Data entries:
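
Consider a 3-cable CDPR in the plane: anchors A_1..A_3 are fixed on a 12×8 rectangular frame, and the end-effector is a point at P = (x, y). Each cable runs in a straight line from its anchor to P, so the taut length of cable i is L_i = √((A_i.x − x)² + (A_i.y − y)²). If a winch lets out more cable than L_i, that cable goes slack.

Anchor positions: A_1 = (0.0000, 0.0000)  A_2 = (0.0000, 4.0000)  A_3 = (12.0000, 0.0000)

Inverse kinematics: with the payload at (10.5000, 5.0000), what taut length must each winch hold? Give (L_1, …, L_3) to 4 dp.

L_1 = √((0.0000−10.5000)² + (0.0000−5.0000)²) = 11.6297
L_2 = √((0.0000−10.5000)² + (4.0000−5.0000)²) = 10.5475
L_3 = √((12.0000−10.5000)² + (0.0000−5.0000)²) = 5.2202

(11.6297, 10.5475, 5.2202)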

--

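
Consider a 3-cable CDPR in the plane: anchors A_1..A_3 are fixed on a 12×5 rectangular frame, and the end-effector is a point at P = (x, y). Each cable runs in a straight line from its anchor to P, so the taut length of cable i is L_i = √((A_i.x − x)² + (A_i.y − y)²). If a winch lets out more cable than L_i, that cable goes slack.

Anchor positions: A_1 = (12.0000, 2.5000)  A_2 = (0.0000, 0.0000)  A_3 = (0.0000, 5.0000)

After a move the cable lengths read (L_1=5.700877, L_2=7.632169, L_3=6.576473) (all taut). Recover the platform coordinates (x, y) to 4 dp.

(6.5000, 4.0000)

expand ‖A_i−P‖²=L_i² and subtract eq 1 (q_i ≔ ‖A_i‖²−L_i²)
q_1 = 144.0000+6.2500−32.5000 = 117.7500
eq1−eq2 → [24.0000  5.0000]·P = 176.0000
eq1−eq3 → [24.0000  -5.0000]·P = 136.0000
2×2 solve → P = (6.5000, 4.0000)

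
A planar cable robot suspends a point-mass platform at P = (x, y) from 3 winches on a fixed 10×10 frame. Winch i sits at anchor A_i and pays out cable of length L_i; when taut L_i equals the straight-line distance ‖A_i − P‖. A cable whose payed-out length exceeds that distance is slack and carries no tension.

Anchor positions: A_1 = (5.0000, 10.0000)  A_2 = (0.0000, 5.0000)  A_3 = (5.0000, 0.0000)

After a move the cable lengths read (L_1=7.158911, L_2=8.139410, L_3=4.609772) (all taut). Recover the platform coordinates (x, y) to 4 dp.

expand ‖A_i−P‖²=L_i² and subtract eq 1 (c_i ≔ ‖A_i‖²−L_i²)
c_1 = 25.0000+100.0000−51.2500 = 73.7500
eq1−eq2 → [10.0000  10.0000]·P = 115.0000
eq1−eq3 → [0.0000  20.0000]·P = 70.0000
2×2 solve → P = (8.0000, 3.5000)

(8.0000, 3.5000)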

AIM OF THE TASK:
Find every line in the records above that holds the word "positions", and copy each one.

WORKED SOLUTION:
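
Anchor positions: A_1 = (0.0000, 0.0000)  A_2 = (0.0000, 4.0000)  A_3 = (12.0000, 0.0000)
Anchor positions: A_1 = (12.0000, 2.5000)  A_2 = (0.0000, 0.0000)  A_3 = (0.0000, 5.0000)
Anchor positions: A_1 = (5.0000, 10.0000)  A_2 = (0.0000, 5.0000)  A_3 = (5.0000, 0.0000)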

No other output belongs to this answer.